• **Task item**: Each line from the one containing "A circular footing of diameter 2.19" through the end of the data is to be written out exactly, and nothing more.
Records to process START
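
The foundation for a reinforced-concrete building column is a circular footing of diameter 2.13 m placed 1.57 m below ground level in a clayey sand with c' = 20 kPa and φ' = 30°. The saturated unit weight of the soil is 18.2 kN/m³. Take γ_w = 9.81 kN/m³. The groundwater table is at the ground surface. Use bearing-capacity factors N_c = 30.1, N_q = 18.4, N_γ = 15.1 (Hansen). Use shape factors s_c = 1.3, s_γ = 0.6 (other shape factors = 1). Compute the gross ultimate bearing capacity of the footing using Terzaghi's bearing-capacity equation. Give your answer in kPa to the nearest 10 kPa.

q_ult ≈ 1110 kPa

With the water table at the surface the whole profile is submerged: γ' = 18.2 − 9.81 = 8.39 kN/m³, so q = γ'·D_f = 13.172 kPa; the same γ' applies in the ½γBN_γ term.
q_ult = c·N_c·s_c + q·N_q + 0.5·γ·B·N_γ·s_γ
     = 20 × 30.1 × 1.3 + 13.172 × 18.4 + 0.5 × 8.39 × 2.13 × 15.1 × 0.6
     = 782.6 + 242.37 + 80.954 = 1105.9 kPa.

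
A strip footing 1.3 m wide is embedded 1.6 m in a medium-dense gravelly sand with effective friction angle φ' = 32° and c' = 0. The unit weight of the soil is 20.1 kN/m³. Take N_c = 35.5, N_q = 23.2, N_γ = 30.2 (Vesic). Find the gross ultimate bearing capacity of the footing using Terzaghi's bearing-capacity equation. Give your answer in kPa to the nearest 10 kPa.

q_ult ≈ 1140 kPa

Effective surcharge at the founding depth q = γ·D_f = 20.1 × 1.6 = 32.16 kPa.
q_ult = q·N_q + 0.5·γ·B·N_γ
     = 32.16 × 23.2 + 0.5 × 20.1 × 1.3 × 30.2
     = 746.11 + 394.56 = 1140.7 kPa.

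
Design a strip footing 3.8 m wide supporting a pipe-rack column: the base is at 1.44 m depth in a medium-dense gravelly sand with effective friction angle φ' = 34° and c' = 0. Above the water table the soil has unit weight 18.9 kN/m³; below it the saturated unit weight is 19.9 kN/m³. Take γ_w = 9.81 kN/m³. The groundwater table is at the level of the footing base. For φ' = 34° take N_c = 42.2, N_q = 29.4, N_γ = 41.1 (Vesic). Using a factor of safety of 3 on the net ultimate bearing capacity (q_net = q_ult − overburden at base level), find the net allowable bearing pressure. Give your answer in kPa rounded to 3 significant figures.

Effective surcharge at the founding depth q = γ·D_f = 18.9 × 1.44 = 27.216 kPa.
The water table coincides with the base, so in the self-weight term γ → γ' = 10.09 kN/m³.
q_ult = q·N_q + 0.5·γ·B·N_γ
     = 27.216 × 29.4 + 0.5 × 10.09 × 3.8 × 41.1
     = 800.15 + 787.93 = 1588.1 kPa.
q_net = 1588.1 − 27.216 = 1560.9 kPa.
q_all(net) = 1560.9 / 3 = 520.29 kPa.

q_all(net) ≈ 520 kPa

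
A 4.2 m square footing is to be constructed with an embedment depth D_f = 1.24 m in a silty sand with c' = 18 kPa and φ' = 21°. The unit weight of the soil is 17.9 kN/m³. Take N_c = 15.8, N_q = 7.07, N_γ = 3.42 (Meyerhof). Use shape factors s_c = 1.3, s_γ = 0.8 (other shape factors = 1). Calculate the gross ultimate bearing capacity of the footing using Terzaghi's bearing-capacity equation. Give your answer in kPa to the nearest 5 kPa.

q = γ·D_f = 17.9 × 1.24 = 22.196 kPa.
c·N_c·s_c = 18 × 15.8 × 1.3 = 369.72 kPa
q·N_q = 22.196 × 7.07 = 156.93 kPa
0.5·γ·B·N_γ·s_γ = 0.5 × 17.9 × 4.2 × 3.42 × 0.8 = 102.85 kPa
q_ult = 369.72 + 156.93 + 102.85 = 629.49 kPa.

q_ult ≈ 630 kPa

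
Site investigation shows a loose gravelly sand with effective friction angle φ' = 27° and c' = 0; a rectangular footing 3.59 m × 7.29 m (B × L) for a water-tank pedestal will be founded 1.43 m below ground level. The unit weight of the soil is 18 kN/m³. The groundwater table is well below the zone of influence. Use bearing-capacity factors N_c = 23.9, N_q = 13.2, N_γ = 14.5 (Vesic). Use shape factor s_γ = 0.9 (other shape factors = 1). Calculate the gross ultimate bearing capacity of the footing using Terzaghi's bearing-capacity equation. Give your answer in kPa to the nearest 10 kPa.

q_ult ≈ 760 kPa

q = γ·D_f = 18 × 1.43 = 25.74 kPa.
q·N_q = 25.74 × 13.2 = 339.77 kPa
0.5·γ·B·N_γ·s_γ = 0.5 × 18 × 3.59 × 14.5 × 0.9 = 421.65 kPa
q_ult = 339.77 + 421.65 = 761.41 kPa.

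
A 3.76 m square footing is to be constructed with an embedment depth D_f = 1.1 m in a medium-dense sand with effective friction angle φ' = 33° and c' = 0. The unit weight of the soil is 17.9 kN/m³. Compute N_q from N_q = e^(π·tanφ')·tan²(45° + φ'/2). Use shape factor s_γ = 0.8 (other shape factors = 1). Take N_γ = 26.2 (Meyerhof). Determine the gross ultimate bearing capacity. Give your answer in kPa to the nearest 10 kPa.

tan33° = 0.6494, so N_q = e^(π×0.6494)·tan²(61.5°) = 7.692 × 3.392 = 26.09.
Overburden at base level: q = 17.9 × 1.1 = 19.69 kPa.
Surcharge term q·N_q = 19.69 × 26.092 = 513.75 kPa; self-weight term 0.5·γ·B·N_γ·s_γ = 0.5 × 17.9 × 3.76 × 26.2 × 0.8 = 705.35 kPa.
q_ult = 513.75 + 705.35 = 1219.1 kPa.

q_ult ≈ 1220 kPa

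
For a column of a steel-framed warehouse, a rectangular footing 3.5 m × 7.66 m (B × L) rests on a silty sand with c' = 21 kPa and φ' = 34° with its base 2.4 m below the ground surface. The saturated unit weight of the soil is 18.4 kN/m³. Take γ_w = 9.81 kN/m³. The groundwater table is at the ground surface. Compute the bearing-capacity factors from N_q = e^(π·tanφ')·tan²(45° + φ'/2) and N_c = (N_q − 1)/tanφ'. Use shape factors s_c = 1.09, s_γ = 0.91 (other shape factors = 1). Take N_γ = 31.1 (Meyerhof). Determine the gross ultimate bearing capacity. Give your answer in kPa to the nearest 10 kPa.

q_ult ≈ 2000 kPa

tan34° = 0.6745, so N_q = e^(π×0.6745)·tan²(62°) = 8.323 × 3.537 = 29.44.
N_c = (29.44 − 1)/tan34° = 42.16.
With the water table at the surface the whole profile is submerged: γ' = 18.4 − 9.81 = 8.59 kN/m³, so q = γ'·D_f = 20.616 kPa; the same γ' applies in the ½γBN_γ term.
q_ult = c·N_c·s_c + q·N_q + 0.5·γ·B·N_γ·s_γ
     = 21 × 42.164 × 1.09 + 20.616 × 29.44 + 0.5 × 8.59 × 3.5 × 31.1 × 0.91
     = 965.13 + 606.93 + 425.43 = 1997.5 kPa.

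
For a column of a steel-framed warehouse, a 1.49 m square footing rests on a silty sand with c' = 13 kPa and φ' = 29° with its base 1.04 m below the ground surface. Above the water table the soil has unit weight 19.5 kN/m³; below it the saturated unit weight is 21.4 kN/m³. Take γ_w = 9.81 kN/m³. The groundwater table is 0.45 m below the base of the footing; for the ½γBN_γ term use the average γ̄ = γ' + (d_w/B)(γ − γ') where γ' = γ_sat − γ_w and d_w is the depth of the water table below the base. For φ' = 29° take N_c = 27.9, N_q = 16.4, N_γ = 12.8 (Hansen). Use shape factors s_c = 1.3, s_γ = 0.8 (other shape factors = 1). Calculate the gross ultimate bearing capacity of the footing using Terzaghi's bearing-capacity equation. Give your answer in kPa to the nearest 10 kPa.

q_ult ≈ 910 kPa

Effective surcharge at the founding depth q = γ·D_f = 19.5 × 1.04 = 20.28 kPa.
With d_w = 0.45 m < B, γ̄ = 11.59 + (0.45/1.49) × (19.5 − 11.59) = 13.979 kN/m³.
q_ult = c·N_c·s_c + q·N_q + 0.5·γ·B·N_γ·s_γ
     = 13 × 27.9 × 1.3 + 20.28 × 16.4 + 0.5 × 13.979 × 1.49 × 12.8 × 0.8
     = 471.51 + 332.59 + 106.64 = 910.74 kPa.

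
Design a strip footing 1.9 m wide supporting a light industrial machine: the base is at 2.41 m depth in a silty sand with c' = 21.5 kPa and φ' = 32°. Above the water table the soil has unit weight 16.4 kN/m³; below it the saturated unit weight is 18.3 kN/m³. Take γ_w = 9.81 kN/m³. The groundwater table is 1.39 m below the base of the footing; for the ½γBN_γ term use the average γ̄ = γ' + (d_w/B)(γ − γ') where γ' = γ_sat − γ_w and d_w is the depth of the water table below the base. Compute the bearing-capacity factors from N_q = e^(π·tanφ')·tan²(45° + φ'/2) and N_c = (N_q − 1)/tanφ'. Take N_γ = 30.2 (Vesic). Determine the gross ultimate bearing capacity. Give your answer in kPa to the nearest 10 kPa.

tan32° = 0.6249, so N_q = e^(π×0.6249)·tan²(61°) = 7.121 × 3.255 = 23.18.
N_c = (23.18 − 1)/tan32° = 35.49.
Effective surcharge at the founding depth q = γ·D_f = 16.4 × 2.41 = 39.524 kPa.
With d_w = 1.39 m < B, γ̄ = 8.49 + (1.39/1.9) × (16.4 − 8.49) = 14.277 kN/m³.
q_ult = c·N_c + q·N_q + 0.5·γ·B·N_γ
     = 21.5 × 35.49 + 39.524 × 23.177 + 0.5 × 14.277 × 1.9 × 30.2
     = 763.04 + 916.04 + 409.6 = 2088.7 kPa.

q_ult ≈ 2090 kPa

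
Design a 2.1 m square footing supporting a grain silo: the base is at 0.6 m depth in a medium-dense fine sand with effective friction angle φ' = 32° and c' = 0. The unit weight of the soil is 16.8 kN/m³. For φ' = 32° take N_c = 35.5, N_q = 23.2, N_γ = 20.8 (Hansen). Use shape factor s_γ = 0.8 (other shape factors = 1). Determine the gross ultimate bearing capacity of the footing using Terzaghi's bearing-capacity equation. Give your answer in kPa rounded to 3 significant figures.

Effective surcharge at the founding depth q = γ·D_f = 16.8 × 0.6 = 10.08 kPa.
q_ult = q·N_q + 0.5·γ·B·N_γ·s_γ
     = 10.08 × 23.2 + 0.5 × 16.8 × 2.1 × 20.8 × 0.8
     = 233.86 + 293.53 = 527.39 kPa.

q_ult ≈ 527 kPa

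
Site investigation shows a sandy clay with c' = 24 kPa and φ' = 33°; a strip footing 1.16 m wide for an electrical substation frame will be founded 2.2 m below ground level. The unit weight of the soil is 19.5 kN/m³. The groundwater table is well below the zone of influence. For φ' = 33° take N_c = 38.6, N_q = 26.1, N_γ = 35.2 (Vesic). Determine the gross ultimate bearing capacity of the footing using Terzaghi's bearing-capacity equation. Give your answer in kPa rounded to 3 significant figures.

Effective surcharge at the founding depth q = γ·D_f = 19.5 × 2.2 = 42.9 kPa.
q_ult = c·N_c + q·N_q + 0.5·γ·B·N_γ
     = 24 × 38.6 + 42.9 × 26.1 + 0.5 × 19.5 × 1.16 × 35.2
     = 926.4 + 1119.7 + 398.11 = 2444.2 kPa.

q_ult ≈ 2440 kPa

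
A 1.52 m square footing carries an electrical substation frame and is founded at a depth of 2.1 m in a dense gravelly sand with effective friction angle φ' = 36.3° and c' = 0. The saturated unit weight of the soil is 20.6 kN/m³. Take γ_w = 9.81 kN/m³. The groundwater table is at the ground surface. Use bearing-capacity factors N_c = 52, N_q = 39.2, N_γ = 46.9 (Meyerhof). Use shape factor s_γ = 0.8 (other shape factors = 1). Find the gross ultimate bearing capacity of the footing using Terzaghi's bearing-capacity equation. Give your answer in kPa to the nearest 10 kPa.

q_ult ≈ 1200 kPa

With the water table at the surface the whole profile is submerged: γ' = 20.6 − 9.81 = 10.79 kN/m³, so q = γ'·D_f = 22.659 kPa; the same γ' applies in the ½γBN_γ term.
q_ult = q·N_q + 0.5·γ·B·N_γ·s_γ
     = 22.659 × 39.2 + 0.5 × 10.79 × 1.52 × 46.9 × 0.8
     = 888.23 + 307.68 = 1195.9 kPa.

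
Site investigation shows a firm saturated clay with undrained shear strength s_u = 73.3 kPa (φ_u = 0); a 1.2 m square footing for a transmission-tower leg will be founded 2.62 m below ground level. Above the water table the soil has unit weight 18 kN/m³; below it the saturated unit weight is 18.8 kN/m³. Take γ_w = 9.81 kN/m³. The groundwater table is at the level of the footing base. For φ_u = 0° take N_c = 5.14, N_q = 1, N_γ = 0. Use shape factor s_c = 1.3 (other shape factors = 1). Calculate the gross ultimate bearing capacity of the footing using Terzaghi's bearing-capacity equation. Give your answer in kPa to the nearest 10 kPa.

q = γ·D_f = 18 × 2.62 = 47.16 kPa.
c·N_c·s_c = 73.3 × 5.14 × 1.3 = 489.79 kPa
q·N_q = 47.16 × 1 = 47.16 kPa
q_ult = 489.79 + 47.16 = 536.95 kPa.

q_ult ≈ 540 kPa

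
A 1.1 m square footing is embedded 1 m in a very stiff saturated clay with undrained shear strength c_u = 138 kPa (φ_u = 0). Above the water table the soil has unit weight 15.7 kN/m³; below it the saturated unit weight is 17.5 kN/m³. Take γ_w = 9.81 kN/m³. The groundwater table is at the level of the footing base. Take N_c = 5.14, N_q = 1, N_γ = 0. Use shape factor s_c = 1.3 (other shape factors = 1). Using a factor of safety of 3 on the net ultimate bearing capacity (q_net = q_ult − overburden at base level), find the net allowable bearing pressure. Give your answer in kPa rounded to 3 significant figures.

q = γ·D_f = 15.7 × 1 = 15.7 kPa.
c·N_c·s_c = 138 × 5.14 × 1.3 = 922.12 kPa
q·N_q = 15.7 × 1 = 15.7 kPa
q_ult = 922.12 + 15.7 = 937.82 kPa.
q_net = 937.82 − 15.7 = 922.12 kPa.
q_all(net) = 922.12 / 3 = 307.37 kPa.

q_all(net) ≈ 307 kPa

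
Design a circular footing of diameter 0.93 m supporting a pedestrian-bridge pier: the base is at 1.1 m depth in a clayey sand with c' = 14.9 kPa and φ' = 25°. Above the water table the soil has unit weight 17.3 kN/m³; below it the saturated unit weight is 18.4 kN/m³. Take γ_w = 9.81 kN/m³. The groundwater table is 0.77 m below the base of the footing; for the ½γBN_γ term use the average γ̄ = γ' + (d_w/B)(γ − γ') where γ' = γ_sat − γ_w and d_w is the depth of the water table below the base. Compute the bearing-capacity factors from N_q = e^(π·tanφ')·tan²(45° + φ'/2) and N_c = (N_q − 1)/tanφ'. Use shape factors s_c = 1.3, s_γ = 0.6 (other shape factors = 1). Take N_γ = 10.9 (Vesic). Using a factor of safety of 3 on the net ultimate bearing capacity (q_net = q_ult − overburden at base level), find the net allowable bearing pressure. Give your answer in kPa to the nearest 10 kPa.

N_q = e^(π·tan25°)·tan²(57.5°) = 10.66; N_c = (N_q − 1)/tanφ' = 20.72.
Effective surcharge at the founding depth q = γ·D_f = 17.3 × 1.1 = 19.03 kPa.
With d_w = 0.77 m < B, γ̄ = 8.59 + (0.77/0.93) × (17.3 − 8.59) = 15.802 kN/m³.
q_ult = c·N_c·s_c + q·N_q + 0.5·γ·B·N_γ·s_γ
     = 14.9 × 20.721 × 1.3 + 19.03 × 10.662 + 0.5 × 15.802 × 0.93 × 10.9 × 0.6
     = 401.36 + 202.9 + 48.054 = 652.31 kPa.
q_net = 652.31 − 19.03 = 633.28 kPa.
q_all(net) = 633.28 / 3 = 211.09 kPa.

q_all(net) ≈ 210 kPa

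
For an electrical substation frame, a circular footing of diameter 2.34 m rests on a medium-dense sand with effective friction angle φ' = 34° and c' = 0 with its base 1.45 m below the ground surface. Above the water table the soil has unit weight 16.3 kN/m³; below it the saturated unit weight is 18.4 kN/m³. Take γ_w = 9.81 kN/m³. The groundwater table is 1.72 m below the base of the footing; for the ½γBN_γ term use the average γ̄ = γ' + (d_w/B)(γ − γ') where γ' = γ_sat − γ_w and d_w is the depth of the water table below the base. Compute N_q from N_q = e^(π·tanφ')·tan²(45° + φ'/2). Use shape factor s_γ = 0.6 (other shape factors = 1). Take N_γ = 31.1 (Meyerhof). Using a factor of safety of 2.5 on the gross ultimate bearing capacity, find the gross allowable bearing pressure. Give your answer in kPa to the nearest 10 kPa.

q_all ≈ 400 kPa

N_q = e^(π·tan34°)·tan²(62°) = 29.44.
Effective surcharge at the founding depth q = γ·D_f = 16.3 × 1.45 = 23.635 kPa.
With d_w = 1.72 m < B, γ̄ = 8.59 + (1.72/2.34) × (16.3 − 8.59) = 14.257 kN/m³.
q_ult = q·N_q + 0.5·γ·B·N_γ·s_γ
     = 23.635 × 29.44 + 0.5 × 14.257 × 2.34 × 31.1 × 0.6
     = 695.81 + 311.27 = 1007.1 kPa.
q_all = 1007.1 / 2.5 = 402.83 kPa.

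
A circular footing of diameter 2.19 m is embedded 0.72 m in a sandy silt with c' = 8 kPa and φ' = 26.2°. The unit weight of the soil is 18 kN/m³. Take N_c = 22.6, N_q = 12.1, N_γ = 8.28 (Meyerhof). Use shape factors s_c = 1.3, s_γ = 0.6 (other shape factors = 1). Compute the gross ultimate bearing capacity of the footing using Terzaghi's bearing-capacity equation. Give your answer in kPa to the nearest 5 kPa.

Effective surcharge at the founding depth q = γ·D_f = 18 × 0.72 = 12.96 kPa.
q_ult = c·N_c·s_c + q·N_q + 0.5·γ·B·N_γ·s_γ
     = 8 × 22.6 × 1.3 + 12.96 × 12.1 + 0.5 × 18 × 2.19 × 8.28 × 0.6
     = 235.04 + 156.82 + 97.919 = 489.78 kPa.

q_ult ≈ 490 kPa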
Records to process END
• **Answer to this exercise**:
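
A circular footing of diameter 2.19 m is embedded 0.72 m in a sandy silt with c' = 8 kPa and φ' = 26.2°. The unit weight of the soil is 18 kN/m³. Take N_c = 22.6, N_q = 12.1, N_γ = 8.28 (Meyerhof). Use shape factors s_c = 1.3, s_γ = 0.6 (other shape factors = 1). Compute the gross ultimate bearing capacity of the footing using Terzaghi's bearing-capacity equation. Give your answer in kPa to the nearest 5 kPa.

Effective surcharge at the founding depth q = γ·D_f = 18 × 0.72 = 12.96 kPa.
q_ult = c·N_c·s_c + q·N_q + 0.5·γ·B·N_γ·s_γ
     = 8 × 22.6 × 1.3 + 12.96 × 12.1 + 0.5 × 18 × 2.19 × 8.28 × 0.6
     = 235.04 + 156.82 + 97.919 = 489.78 kPa.

q_ult ≈ 490 kPa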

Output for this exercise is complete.